WORK REQUIRED |
Nothing but an exact repetition of the entries should appear in the answer.

(Beginning of INFORMATION SUPPLIED)

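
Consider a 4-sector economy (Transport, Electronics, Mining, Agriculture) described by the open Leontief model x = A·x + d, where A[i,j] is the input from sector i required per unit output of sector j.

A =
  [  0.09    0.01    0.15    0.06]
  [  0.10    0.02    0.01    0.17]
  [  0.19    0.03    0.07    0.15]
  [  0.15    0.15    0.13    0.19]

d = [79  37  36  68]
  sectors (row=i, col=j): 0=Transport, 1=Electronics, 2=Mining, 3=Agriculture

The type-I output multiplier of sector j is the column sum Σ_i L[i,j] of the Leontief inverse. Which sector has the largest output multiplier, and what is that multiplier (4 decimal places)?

Agriculture (1.9810)

Form M = I − A:
  [  0.91   -0.01   -0.15   -0.06]
  [ -0.10    0.98   -0.01   -0.17]
  [ -0.19   -0.03    0.93   -0.15]
  [ -0.15   -0.15   -0.13    0.81]
Leontief inverse L = M⁻¹:
  [  1.1684    0.0386    0.2075    0.1331]
  [  0.1734    1.0627    0.0743    0.2496]
  [  0.2919    0.0771    1.1585    0.2523]
  [  0.2953    0.2163    0.2381    1.3459]
Total output x = L · d:
  x_0 = 1.1684·79 + 0.0386·37 + 0.2075·36 + 0.1331·68 = 110.2518
  x_1 = 0.1734·79 + 1.0627·37 + 0.0743·36 + 0.2496·68 = 72.6696
  x_2 = 0.2919·79 + 0.0771·37 + 1.1585·36 + 0.2523·68 = 84.7770
  x_3 = 0.2953·79 + 0.2163·37 + 0.2381·36 + 1.3459·68 = 131.4311
Output multipliers (column sums of L):
  Transport: 1.9291
  Electronics: 1.3947
  Mining: 1.6783
  Agriculture: 1.9810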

(End of INFORMATION SUPPLIED)

EXERCISE SOLUTION |
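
Consider a 4-sector economy (Transport, Electronics, Mining, Agriculture) described by the open Leontief model x = A·x + d, where A[i,j] is the input from sector i required per unit output of sector j.

A =
  [  0.09    0.01    0.15    0.06]
  [  0.10    0.02    0.01    0.17]
  [  0.19    0.03    0.07    0.15]
  [  0.15    0.15    0.13    0.19]

d = [79  37  36  68]
  sectors (row=i, col=j): 0=Transport, 1=Electronics, 2=Mining, 3=Agriculture

The type-I output multiplier of sector j is the column sum Σ_i L[i,j] of the Leontief inverse. Which sector has the largest output multiplier, and what is that multiplier (4 decimal places)?

Agriculture (1.9810)

Form M = I − A:
  [  0.91   -0.01   -0.15   -0.06]
  [ -0.10    0.98   -0.01   -0.17]
  [ -0.19   -0.03    0.93   -0.15]
  [ -0.15   -0.15   -0.13    0.81]
Leontief inverse L = M⁻¹:
  [  1.1684    0.0386    0.2075    0.1331]
  [  0.1734    1.0627    0.0743    0.2496]
  [  0.2919    0.0771    1.1585    0.2523]
  [  0.2953    0.2163    0.2381    1.3459]
Total output x = L · d:
  x_0 = 1.1684·79 + 0.0386·37 + 0.2075·36 + 0.1331·68 = 110.2518
  x_1 = 0.1734·79 + 1.0627·37 + 0.0743·36 + 0.2496·68 = 72.6696
  x_2 = 0.2919·79 + 0.0771·37 + 1.1585·36 + 0.2523·68 = 84.7770
  x_3 = 0.2953·79 + 0.2163·37 + 0.2381·36 + 1.3459·68 = 131.4311
Output multipliers (column sums of L):
  Transport: 1.9291
  Electronics: 1.3947
  Mining: 1.6783
  Agriculture: 1.9810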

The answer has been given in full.